▸ ACTION ITEM
Keeping every word and mark, copy all of the data.

▸ STORED DATA

Segment Open

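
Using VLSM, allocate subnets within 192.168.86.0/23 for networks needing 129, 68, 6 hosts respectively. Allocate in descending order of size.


129 hosts -> /24 (254 usable): 192.168.86.0/24
68 hosts -> /25 (126 usable): 192.168.87.0/25
6 hosts -> /29 (6 usable): 192.168.87.128/29
Allocation: 192.168.86.0/24 (129 hosts, 254 usable); 192.168.87.0/25 (68 hosts, 126 usable); 192.168.87.128/29 (6 hosts, 6 usable)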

Segment Closed

▸ TASK RESULT
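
Using VLSM, allocate subnets within 192.168.86.0/23 for networks needing 129, 68, 6 hosts respectively. Allocate in descending order of size.


129 hosts -> /24 (254 usable): 192.168.86.0/24
68 hosts -> /25 (126 usable): 192.168.87.0/25
6 hosts -> /29 (6 usable): 192.168.87.128/29
Allocation: 192.168.86.0/24 (129 hosts, 254 usable); 192.168.87.0/25 (68 hosts, 126 usable); 192.168.87.128/29 (6 hosts, 6 usable)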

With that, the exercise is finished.